_ABOUT THIS TASK_
Retype, word for word, every line from the one holding "Decide whether P" through the one holding "with the usual" in the entries below, both included, and only those lines.

______

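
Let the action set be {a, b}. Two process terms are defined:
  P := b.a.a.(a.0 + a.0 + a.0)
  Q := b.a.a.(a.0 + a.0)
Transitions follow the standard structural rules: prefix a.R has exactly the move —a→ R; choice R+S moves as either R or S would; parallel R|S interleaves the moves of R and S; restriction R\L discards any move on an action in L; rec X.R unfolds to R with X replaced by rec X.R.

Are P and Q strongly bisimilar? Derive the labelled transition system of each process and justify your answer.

P ~ Q

P's transition system — 5 states:
  m0 = b.a.a.(a.0 + a.0 + a.0) :: —b→ m1
  m1 = a.a.(a.0 + a.0 + a.0) :: —a→ m2
  m2 = a.(a.0 + a.0 + a.0) :: —a→ m3
  m3 = a.0 + a.0 + a.0 :: —a→ m4
  m4 = 0 :: stopped
Q's transition system — 5 states:
  n0 = b.a.a.(a.0 + a.0) :: —b→ n1
  n1 = a.a.(a.0 + a.0) :: —a→ n2
  n2 = a.(a.0 + a.0) :: —a→ n3
  n3 = a.0 + a.0 :: —a→ n4
  n4 = 0 :: stopped
Coarsest stable partition (strong bisimilarity classes):
  B0 = {m0, n0}
  B1 = {m1, n1}
  B2 = {m2, n2}
  B3 = {m3, n3}
  B4 = {m4, n4}
m0 ∈ B0, n0 ∈ B0 → same block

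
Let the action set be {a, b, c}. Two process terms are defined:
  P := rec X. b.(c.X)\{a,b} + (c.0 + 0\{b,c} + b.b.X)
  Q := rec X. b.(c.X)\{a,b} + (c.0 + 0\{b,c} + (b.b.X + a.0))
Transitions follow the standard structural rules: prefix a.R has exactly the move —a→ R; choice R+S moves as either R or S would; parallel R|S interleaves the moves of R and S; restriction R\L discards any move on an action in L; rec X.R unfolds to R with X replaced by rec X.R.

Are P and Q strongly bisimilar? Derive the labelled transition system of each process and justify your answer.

P ≁ Q

Reachable graph of P (6 states):
  s0 = rec X. b.(c.X)\{a,b} + (c.0 + 0\{b,c} + b.b.X) | --b--▸ s1, --b--▸ s2, --c--▸ s3
  s1 = (c.(rec X. b.(c.X)\{a,b} + (c.0 + 0\{b,c} + b.b.X)))\{a,b} | --c--▸ s4
  s2 = b.(rec X. b.(c.X)\{a,b} + (c.0 + 0\{b,c} + b.b.X)) | --b--▸ s0
  s3 = 0 | deadlocked
  s4 = (rec X. b.(c.X)\{a,b} + (c.0 + 0\{b,c} + b.b.X))\{a,b} | --c--▸ s5
  s5 = 0\{a,b} | deadlocked
Reachable graph of Q (6 states):
  t0 = rec X. b.(c.X)\{a,b} + (c.0 + 0\{b,c} + (b.b.X + a.0)) | --a--▸ t1, --b--▸ t2, --b--▸ t3, --c--▸ t1
  t1 = 0 | deadlocked
  t2 = (c.(rec X. b.(c.X)\{a,b} + (c.0 + 0\{b,c} + (b.b.X + a.0))))\{a,b} | --c--▸ t4
  t3 = b.(rec X. b.(c.X)\{a,b} + (c.0 + 0\{b,c} + (b.b.X + a.0))) | --b--▸ t0
  t4 = (rec X. b.(c.X)\{a,b} + (c.0 + 0\{b,c} + (b.b.X + a.0)))\{a,b} | --c--▸ t5
  t5 = 0\{a,b} | deadlocked
Coarsest stable partition (strong bisimilarity classes):
  B0 = {s0}
  B1 = {s1, t2}
  B2 = {s4, t4}
  B3 = {s3, s5, t1, t5}
  B4 = {s2}
  B5 = {t0}
  B6 = {t3}
s0 ∈ B0, t0 ∈ B5 → different blocks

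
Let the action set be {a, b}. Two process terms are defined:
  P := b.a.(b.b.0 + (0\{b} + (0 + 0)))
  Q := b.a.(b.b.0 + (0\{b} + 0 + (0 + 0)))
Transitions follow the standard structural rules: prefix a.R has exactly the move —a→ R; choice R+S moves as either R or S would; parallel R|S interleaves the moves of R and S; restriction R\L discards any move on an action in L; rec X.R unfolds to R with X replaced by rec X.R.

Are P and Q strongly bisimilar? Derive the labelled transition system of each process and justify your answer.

YES

P's transition system — 5 states:
  s0 = b.a.(b.b.0 + (0\{b} + (0 + 0))) ⊢ ··b··> s1
  s1 = a.(b.b.0 + (0\{b} + (0 + 0))) ⊢ ··a··> s2
  s2 = b.b.0 + (0\{b} + (0 + 0)) ⊢ ··b··> s3
  s3 = b.0 ⊢ ··b··> s4
  s4 = 0 ⊢ (no moves)
Q's transition system — 5 states:
  t0 = b.a.(b.b.0 + (0\{b} + 0 + (0 + 0))) ⊢ ··b··> t1
  t1 = a.(b.b.0 + (0\{b} + 0 + (0 + 0))) ⊢ ··a··> t2
  t2 = b.b.0 + (0\{b} + 0 + (0 + 0)) ⊢ ··b··> t3
  t3 = b.0 ⊢ ··b··> t4
  t4 = 0 ⊢ (no moves)
Coarsest stable partition (strong bisimilarity classes):
  B0 = {s0, t0}
  B1 = {s1, t1}
  B2 = {s2, t2}
  B3 = {s3, t3}
  B4 = {s4, t4}
s0 ∈ B0, t0 ∈ B0 → same block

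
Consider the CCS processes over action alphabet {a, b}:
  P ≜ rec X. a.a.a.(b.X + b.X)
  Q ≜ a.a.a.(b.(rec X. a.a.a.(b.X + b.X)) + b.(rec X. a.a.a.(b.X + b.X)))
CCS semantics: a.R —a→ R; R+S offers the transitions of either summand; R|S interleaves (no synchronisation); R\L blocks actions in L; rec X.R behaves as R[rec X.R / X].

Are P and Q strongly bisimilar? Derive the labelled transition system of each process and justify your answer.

YES

Reachable graph of P (4 states):
  u0 = rec X. a.a.a.(b.X + b.X) | ··a··> u1
  u1 = a.a.(b.(rec X. a.a.a.(b.X + b.X)) + b.(rec X. a.a.a.(b.X + b.X))) | ··a··> u2
  u2 = a.(b.(rec X. a.a.a.(b.X + b.X)) + b.(rec X. a.a.a.(b.X + b.X))) | ··a··> u3
  u3 = b.(rec X. a.a.a.(b.X + b.X)) + b.(rec X. a.a.a.(b.X + b.X)) | ··b··> u0
Reachable graph of Q (5 states):
  v0 = a.a.a.(b.(rec X. a.a.a.(b.X + b.X)) + b.(rec X. a.a.a.(b.X + b.X))) | ··a··> v1
  v1 = a.a.(b.(rec X. a.a.a.(b.X + b.X)) + b.(rec X. a.a.a.(b.X + b.X))) | ··a··> v2
  v2 = a.(b.(rec X. a.a.a.(b.X + b.X)) + b.(rec X. a.a.a.(b.X + b.X))) | ··a··> v3
  v3 = b.(rec X. a.a.a.(b.X + b.X)) + b.(rec X. a.a.a.(b.X + b.X)) | ··b··> v4
  v4 = rec X. a.a.a.(b.X + b.X) | ··a··> v1
Bisimilarity quotient blocks:
  B0 = {u0, v0, v4}
  B1 = {u1, v1}
  B2 = {u2, v2}
  B3 = {u3, v3}
u0 ∈ B0, v0 ∈ B0 → same block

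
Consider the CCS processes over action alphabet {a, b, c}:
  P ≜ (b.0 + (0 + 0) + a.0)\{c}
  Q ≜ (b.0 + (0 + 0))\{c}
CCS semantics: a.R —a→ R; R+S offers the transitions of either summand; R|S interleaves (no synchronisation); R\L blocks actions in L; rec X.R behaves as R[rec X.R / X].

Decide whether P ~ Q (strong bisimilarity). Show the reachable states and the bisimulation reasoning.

NO

P's transition system — 2 states:
  m0 = (b.0 + (0 + 0) + a.0)\{c} :: —a→ m1, —b→ m1
  m1 = 0\{c} :: (no moves)
Q's transition system — 2 states:
  n0 = (b.0 + (0 + 0))\{c} :: —b→ n1
  n1 = 0\{c} :: (no moves)
Bisimilarity quotient blocks:
  B0 = {m0}
  B1 = {m1, n1}
  B2 = {n0}
m0 ∈ B0, n0 ∈ B2 → different blocks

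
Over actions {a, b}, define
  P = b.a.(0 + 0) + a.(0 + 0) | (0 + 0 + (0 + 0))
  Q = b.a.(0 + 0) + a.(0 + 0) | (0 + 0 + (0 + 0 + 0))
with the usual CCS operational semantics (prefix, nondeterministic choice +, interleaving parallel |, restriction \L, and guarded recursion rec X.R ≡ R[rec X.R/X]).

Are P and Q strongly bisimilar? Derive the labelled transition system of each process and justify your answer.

Reachable graph of P (4 states):
  p0 = b.a.(0 + 0) + a.(0 + 0) | (0 + 0 + (0 + 0)) ⊢ —a→ p1, —b→ p2
  p1 = (0 + 0) | (0 + 0 + (0 + 0)) ⊢ ·
  p2 = a.(0 + 0) ⊢ —a→ p3
  p3 = 0 + 0 ⊢ ·
Reachable graph of Q (4 states):
  q0 = b.a.(0 + 0) + a.(0 + 0) | (0 + 0 + (0 + 0 + 0)) ⊢ —a→ q1, —b→ q2
  q1 = (0 + 0) | (0 + 0 + (0 + 0 + 0)) ⊢ ·
  q2 = a.(0 + 0) ⊢ —a→ q3
  q3 = 0 + 0 ⊢ ·
Partition-refinement fixed point:
  B0 = {p0, q0}
  B1 = {p1, p3, q1, q3}
  B2 = {p2, q2}
p0 ∈ B0, q0 ∈ B0 → same block

P ~ Q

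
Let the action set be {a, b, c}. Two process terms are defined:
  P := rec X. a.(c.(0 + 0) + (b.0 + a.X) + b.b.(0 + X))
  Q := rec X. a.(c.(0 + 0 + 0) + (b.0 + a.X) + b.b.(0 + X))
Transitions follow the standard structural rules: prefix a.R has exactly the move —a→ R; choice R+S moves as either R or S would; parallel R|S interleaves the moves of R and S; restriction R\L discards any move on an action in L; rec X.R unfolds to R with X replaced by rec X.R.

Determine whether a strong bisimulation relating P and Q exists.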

______

_RESULT FOR THIS EXERCISE_
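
Decide whether P ~ Q (strong bisimilarity). Show the reachable states and the bisimulation reasoning.

NO

P's transition system — 2 states:
  m0 = (b.0 + (0 + 0) + a.0)\{c} :: —a→ m1, —b→ m1
  m1 = 0\{c} :: (no moves)
Q's transition system — 2 states:
  n0 = (b.0 + (0 + 0))\{c} :: —b→ n1
  n1 = 0\{c} :: (no moves)
Bisimilarity quotient blocks:
  B0 = {m0}
  B1 = {m1, n1}
  B2 = {n0}
m0 ∈ B0, n0 ∈ B2 → different blocks

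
Over actions {a, b}, define
  P = b.a.(0 + 0) + a.(0 + 0) | (0 + 0 + (0 + 0))
  Q = b.a.(0 + 0) + a.(0 + 0) | (0 + 0 + (0 + 0 + 0))
with the usual CCS operational semantics (prefix, nondeterministic choice +, interleaving parallel |, restriction \L, and guarded recursion rec X.R ≡ R[rec X.R/X]).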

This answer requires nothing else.